=== Input data ===

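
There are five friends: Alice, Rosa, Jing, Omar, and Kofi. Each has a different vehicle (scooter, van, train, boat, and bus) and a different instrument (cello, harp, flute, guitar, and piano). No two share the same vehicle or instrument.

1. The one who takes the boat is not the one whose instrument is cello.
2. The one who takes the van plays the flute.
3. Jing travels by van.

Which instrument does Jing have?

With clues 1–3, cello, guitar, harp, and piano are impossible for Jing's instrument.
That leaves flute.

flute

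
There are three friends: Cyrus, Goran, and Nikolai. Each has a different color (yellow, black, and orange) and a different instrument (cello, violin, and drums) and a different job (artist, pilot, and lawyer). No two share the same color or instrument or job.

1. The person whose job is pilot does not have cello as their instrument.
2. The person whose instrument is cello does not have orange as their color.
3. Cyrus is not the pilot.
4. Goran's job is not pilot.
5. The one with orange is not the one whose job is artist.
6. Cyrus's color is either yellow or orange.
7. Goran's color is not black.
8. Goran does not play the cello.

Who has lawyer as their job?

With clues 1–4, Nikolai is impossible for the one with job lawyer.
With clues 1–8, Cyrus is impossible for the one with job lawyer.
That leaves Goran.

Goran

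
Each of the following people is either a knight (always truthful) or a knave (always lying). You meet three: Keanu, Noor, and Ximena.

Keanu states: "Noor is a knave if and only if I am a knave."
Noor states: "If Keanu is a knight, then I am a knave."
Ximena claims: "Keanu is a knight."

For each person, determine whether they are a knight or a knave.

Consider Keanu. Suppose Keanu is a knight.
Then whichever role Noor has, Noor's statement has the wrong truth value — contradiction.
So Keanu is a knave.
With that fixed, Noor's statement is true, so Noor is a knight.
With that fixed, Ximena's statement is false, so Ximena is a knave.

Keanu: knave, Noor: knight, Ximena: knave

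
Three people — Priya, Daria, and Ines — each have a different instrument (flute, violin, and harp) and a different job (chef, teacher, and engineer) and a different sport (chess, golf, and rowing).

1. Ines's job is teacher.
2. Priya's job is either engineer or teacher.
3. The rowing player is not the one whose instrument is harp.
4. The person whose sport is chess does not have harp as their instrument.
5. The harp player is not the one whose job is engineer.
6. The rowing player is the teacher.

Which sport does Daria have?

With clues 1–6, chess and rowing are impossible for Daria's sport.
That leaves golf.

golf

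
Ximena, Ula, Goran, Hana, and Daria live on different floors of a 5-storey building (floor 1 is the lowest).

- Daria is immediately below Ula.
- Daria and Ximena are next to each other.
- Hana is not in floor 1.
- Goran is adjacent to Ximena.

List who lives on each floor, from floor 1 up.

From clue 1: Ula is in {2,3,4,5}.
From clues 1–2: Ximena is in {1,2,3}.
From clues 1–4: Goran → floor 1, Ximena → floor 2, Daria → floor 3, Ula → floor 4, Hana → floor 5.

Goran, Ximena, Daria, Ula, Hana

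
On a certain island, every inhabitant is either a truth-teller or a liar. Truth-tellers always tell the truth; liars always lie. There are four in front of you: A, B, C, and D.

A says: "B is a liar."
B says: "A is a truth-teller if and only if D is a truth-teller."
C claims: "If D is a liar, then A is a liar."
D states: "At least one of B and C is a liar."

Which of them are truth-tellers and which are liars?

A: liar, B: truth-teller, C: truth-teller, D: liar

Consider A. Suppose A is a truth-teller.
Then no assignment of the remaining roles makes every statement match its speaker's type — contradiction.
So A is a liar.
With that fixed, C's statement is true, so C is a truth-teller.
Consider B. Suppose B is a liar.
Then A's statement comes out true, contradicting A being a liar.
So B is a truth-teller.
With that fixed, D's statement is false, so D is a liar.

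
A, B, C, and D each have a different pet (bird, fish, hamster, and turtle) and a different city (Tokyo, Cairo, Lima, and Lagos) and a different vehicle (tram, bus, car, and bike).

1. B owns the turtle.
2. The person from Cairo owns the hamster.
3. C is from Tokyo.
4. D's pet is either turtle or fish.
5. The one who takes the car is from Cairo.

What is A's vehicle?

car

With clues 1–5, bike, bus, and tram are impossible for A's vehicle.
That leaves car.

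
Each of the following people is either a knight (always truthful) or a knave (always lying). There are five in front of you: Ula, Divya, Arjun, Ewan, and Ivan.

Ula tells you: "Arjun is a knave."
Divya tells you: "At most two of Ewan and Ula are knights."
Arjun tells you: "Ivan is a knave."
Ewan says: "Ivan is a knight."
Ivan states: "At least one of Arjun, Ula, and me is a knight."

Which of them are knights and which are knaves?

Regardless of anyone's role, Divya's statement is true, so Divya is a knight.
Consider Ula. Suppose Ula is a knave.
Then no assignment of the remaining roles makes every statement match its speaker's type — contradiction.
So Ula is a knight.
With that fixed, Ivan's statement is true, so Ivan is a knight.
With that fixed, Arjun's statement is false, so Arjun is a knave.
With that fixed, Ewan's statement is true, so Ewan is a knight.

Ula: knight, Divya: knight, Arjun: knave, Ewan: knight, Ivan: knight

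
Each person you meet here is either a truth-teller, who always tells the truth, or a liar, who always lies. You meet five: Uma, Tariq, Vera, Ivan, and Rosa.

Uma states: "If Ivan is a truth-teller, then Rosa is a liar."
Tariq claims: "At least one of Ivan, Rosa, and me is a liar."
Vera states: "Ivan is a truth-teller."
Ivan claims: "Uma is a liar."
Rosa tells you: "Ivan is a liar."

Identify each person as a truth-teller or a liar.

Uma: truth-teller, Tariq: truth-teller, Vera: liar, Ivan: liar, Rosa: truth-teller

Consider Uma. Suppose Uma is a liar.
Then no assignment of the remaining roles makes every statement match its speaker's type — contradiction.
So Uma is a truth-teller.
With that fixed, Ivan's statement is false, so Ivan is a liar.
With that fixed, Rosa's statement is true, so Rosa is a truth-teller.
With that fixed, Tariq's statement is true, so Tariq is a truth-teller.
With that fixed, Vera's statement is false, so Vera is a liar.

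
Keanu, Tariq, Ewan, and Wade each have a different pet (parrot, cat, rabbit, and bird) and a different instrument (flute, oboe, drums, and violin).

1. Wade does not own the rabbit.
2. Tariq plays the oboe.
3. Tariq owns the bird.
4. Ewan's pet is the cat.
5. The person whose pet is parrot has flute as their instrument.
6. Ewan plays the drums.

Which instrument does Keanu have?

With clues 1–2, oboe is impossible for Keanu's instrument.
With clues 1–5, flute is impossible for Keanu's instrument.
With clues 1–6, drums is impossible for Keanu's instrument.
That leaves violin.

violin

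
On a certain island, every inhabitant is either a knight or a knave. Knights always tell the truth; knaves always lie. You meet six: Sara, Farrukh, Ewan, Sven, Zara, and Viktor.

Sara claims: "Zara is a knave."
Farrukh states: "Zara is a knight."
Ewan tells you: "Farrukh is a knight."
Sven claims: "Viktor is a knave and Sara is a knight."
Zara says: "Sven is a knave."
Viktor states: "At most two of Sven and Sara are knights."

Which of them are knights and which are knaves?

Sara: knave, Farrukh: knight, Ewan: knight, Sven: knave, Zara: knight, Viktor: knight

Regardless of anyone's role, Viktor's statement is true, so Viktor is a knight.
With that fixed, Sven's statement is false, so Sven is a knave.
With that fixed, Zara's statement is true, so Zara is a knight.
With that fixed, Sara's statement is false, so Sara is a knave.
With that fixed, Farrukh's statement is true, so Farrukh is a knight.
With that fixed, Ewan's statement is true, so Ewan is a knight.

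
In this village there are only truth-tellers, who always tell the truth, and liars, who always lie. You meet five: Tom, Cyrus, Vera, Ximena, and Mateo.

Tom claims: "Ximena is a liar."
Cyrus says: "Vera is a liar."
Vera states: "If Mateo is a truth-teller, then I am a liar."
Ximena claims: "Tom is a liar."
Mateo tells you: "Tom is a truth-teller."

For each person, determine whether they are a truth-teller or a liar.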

===

### Problem description
Once more, write out all the data above exactly as given.

### Written answer
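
There are five friends: Alice, Rosa, Jing, Omar, and Kofi. Each has a different vehicle (scooter, van, train, boat, and bus) and a different instrument (cello, harp, flute, guitar, and piano). No two share the same vehicle or instrument.

1. The one who takes the boat is not the one whose instrument is cello.
2. The one who takes the van plays the flute.
3. Jing travels by van.

Which instrument does Jing have?

With clues 1–3, cello, guitar, harp, and piano are impossible for Jing's instrument.
That leaves flute.

flute

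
There are three friends: Cyrus, Goran, and Nikolai. Each has a different color (yellow, black, and orange) and a different instrument (cello, violin, and drums) and a different job (artist, pilot, and lawyer). No two share the same color or instrument or job.

1. The person whose job is pilot does not have cello as their instrument.
2. The person whose instrument is cello does not have orange as their color.
3. Cyrus is not the pilot.
4. Goran's job is not pilot.
5. The one with orange is not the one whose job is artist.
6. Cyrus's color is either yellow or orange.
7. Goran's color is not black.
8. Goran does not play the cello.

Who has lawyer as their job?

With clues 1–4, Nikolai is impossible for the one with job lawyer.
With clues 1–8, Cyrus is impossible for the one with job lawyer.
That leaves Goran.

Goran

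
Each of the following people is either a knight (always truthful) or a knave (always lying). You meet three: Keanu, Noor, and Ximena.

Keanu states: "Noor is a knave if and only if I am a knave."
Noor states: "If Keanu is a knight, then I am a knave."
Ximena claims: "Keanu is a knight."

For each person, determine whether they are a knight or a knave.

Consider Keanu. Suppose Keanu is a knight.
Then whichever role Noor has, Noor's statement has the wrong truth value — contradiction.
So Keanu is a knave.
With that fixed, Noor's statement is true, so Noor is a knight.
With that fixed, Ximena's statement is false, so Ximena is a knave.

Keanu: knave, Noor: knight, Ximena: knave

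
Three people — Priya, Daria, and Ines — each have a different instrument (flute, violin, and harp) and a different job (chef, teacher, and engineer) and a different sport (chess, golf, and rowing).

1. Ines's job is teacher.
2. Priya's job is either engineer or teacher.
3. The rowing player is not the one whose instrument is harp.
4. The person whose sport is chess does not have harp as their instrument.
5. The harp player is not the one whose job is engineer.
6. The rowing player is the teacher.

Which sport does Daria have?

With clues 1–6, chess and rowing are impossible for Daria's sport.
That leaves golf.

golf

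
Ximena, Ula, Goran, Hana, and Daria live on different floors of a 5-storey building (floor 1 is the lowest).

- Daria is immediately below Ula.
- Daria and Ximena are next to each other.
- Hana is not in floor 1.
- Goran is adjacent to Ximena.

List who lives on each floor, from floor 1 up.

From clue 1: Ula is in {2,3,4,5}.
From clues 1–2: Ximena is in {1,2,3}.
From clues 1–4: Goran → floor 1, Ximena → floor 2, Daria → floor 3, Ula → floor 4, Hana → floor 5.

Goran, Ximena, Daria, Ula, Hana

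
On a certain island, every inhabitant is either a truth-teller or a liar. Truth-tellers always tell the truth; liars always lie. There are four in front of you: A, B, C, and D.

A says: "B is a liar."
B says: "A is a truth-teller if and only if D is a truth-teller."
C claims: "If D is a liar, then A is a liar."
D states: "At least one of B and C is a liar."

Which of them are truth-tellers and which are liars?

A: liar, B: truth-teller, C: truth-teller, D: liar

Consider A. Suppose A is a truth-teller.
Then no assignment of the remaining roles makes every statement match its speaker's type — contradiction.
So A is a liar.
With that fixed, C's statement is true, so C is a truth-teller.
Consider B. Suppose B is a liar.
Then A's statement comes out true, contradicting A being a liar.
So B is a truth-teller.
With that fixed, D's statement is false, so D is a liar.

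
A, B, C, and D each have a different pet (bird, fish, hamster, and turtle) and a different city (Tokyo, Cairo, Lima, and Lagos) and a different vehicle (tram, bus, car, and bike).

1. B owns the turtle.
2. The person from Cairo owns the hamster.
3. C is from Tokyo.
4. D's pet is either turtle or fish.
5. The one who takes the car is from Cairo.

What is A's vehicle?

car

With clues 1–5, bike, bus, and tram are impossible for A's vehicle.
That leaves car.

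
Each of the following people is either a knight (always truthful) or a knave (always lying). There are five in front of you: Ula, Divya, Arjun, Ewan, and Ivan.

Ula tells you: "Arjun is a knave."
Divya tells you: "At most two of Ewan and Ula are knights."
Arjun tells you: "Ivan is a knave."
Ewan says: "Ivan is a knight."
Ivan states: "At least one of Arjun, Ula, and me is a knight."

Which of them are knights and which are knaves?

Regardless of anyone's role, Divya's statement is true, so Divya is a knight.
Consider Ula. Suppose Ula is a knave.
Then no assignment of the remaining roles makes every statement match its speaker's type — contradiction.
So Ula is a knight.
With that fixed, Ivan's statement is true, so Ivan is a knight.
With that fixed, Arjun's statement is false, so Arjun is a knave.
With that fixed, Ewan's statement is true, so Ewan is a knight.

Ula: knight, Divya: knight, Arjun: knave, Ewan: knight, Ivan: knight

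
Each person you meet here is either a truth-teller, who always tells the truth, or a liar, who always lies. You meet five: Uma, Tariq, Vera, Ivan, and Rosa.

Uma states: "If Ivan is a truth-teller, then Rosa is a liar."
Tariq claims: "At least one of Ivan, Rosa, and me is a liar."
Vera states: "Ivan is a truth-teller."
Ivan claims: "Uma is a liar."
Rosa tells you: "Ivan is a liar."

Identify each person as a truth-teller or a liar.

Uma: truth-teller, Tariq: truth-teller, Vera: liar, Ivan: liar, Rosa: truth-teller

Consider Uma. Suppose Uma is a liar.
Then no assignment of the remaining roles makes every statement match its speaker's type — contradiction.
So Uma is a truth-teller.
With that fixed, Ivan's statement is false, so Ivan is a liar.
With that fixed, Rosa's statement is true, so Rosa is a truth-teller.
With that fixed, Tariq's statement is true, so Tariq is a truth-teller.
With that fixed, Vera's statement is false, so Vera is a liar.

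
Keanu, Tariq, Ewan, and Wade each have a different pet (parrot, cat, rabbit, and bird) and a different instrument (flute, oboe, drums, and violin).

1. Wade does not own the rabbit.
2. Tariq plays the oboe.
3. Tariq owns the bird.
4. Ewan's pet is the cat.
5. The person whose pet is parrot has flute as their instrument.
6. Ewan plays the drums.

Which instrument does Keanu have?

With clues 1–2, oboe is impossible for Keanu's instrument.
With clues 1–5, flute is impossible for Keanu's instrument.
With clues 1–6, drums is impossible for Keanu's instrument.
That leaves violin.

violin

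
On a certain island, every inhabitant is either a knight or a knave. Knights always tell the truth; knaves always lie. You meet six: Sara, Farrukh, Ewan, Sven, Zara, and Viktor.

Sara claims: "Zara is a knave."
Farrukh states: "Zara is a knight."
Ewan tells you: "Farrukh is a knight."
Sven claims: "Viktor is a knave and Sara is a knight."
Zara says: "Sven is a knave."
Viktor states: "At most two of Sven and Sara are knights."

Which of them are knights and which are knaves?

Sara: knave, Farrukh: knight, Ewan: knight, Sven: knave, Zara: knight, Viktor: knight

Regardless of anyone's role, Viktor's statement is true, so Viktor is a knight.
With that fixed, Sven's statement is false, so Sven is a knave.
With that fixed, Zara's statement is true, so Zara is a knight.
With that fixed, Sara's statement is false, so Sara is a knave.
With that fixed, Farrukh's statement is true, so Farrukh is a knight.
With that fixed, Ewan's statement is true, so Ewan is a knight.

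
In this village there are only truth-tellers, who always tell the truth, and liars, who always lie. You meet five: Tom, Cyrus, Vera, Ximena, and Mateo.

Tom claims: "Ximena is a liar."
Cyrus says: "Vera is a liar."
Vera states: "If Mateo is a truth-teller, then I am a liar."
Ximena claims: "Tom is a liar."
Mateo tells you: "Tom is a truth-teller."

For each person, determine whether they are a truth-teller or a liar.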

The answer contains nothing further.